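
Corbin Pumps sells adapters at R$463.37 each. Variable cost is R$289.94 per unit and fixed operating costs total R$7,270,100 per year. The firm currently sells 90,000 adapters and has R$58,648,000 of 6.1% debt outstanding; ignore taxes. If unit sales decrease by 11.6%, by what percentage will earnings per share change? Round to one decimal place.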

==

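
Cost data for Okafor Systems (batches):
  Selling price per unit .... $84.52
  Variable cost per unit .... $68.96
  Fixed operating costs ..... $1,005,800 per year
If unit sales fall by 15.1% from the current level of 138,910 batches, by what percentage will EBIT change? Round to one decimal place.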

...

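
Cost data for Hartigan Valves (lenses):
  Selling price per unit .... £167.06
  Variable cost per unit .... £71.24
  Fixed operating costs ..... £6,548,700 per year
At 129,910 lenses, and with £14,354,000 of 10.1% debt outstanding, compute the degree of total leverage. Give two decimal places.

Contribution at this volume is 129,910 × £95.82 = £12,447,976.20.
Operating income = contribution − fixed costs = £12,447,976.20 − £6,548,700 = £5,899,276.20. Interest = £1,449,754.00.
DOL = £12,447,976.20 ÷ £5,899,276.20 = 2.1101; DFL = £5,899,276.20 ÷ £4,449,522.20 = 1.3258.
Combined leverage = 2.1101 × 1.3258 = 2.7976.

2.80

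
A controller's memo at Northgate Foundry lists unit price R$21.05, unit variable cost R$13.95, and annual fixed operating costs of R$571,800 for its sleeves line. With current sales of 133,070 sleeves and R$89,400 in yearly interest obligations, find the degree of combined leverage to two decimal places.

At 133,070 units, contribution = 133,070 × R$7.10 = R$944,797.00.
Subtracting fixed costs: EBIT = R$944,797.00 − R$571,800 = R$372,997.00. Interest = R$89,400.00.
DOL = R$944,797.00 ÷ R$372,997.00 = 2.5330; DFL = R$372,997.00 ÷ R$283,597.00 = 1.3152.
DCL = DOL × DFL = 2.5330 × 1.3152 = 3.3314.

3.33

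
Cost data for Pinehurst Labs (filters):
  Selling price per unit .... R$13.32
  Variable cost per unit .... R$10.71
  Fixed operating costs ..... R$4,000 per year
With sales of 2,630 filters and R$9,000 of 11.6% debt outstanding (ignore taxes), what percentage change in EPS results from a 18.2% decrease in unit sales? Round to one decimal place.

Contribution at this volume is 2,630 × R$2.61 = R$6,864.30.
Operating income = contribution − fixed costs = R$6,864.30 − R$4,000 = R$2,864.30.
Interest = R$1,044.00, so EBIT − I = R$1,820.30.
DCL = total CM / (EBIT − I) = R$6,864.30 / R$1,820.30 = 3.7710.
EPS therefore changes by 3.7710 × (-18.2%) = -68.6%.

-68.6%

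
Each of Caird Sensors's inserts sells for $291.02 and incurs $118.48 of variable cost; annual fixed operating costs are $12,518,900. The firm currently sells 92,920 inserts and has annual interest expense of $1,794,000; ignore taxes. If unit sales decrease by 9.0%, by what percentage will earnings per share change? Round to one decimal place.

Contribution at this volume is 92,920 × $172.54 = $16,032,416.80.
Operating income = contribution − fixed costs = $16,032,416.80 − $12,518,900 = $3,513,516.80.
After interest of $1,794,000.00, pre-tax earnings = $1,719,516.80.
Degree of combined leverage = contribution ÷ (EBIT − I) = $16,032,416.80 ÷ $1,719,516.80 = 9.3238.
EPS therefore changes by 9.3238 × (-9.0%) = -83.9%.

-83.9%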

> What to work on
Search the data above for the string "batches" and copy each line that has it.

> Answer for the task
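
Cost data for Okafor Systems (batches):
If unit sales fall by 15.1% from the current level of 138,910 batches, by what percentage will EBIT change? Round to one decimal place.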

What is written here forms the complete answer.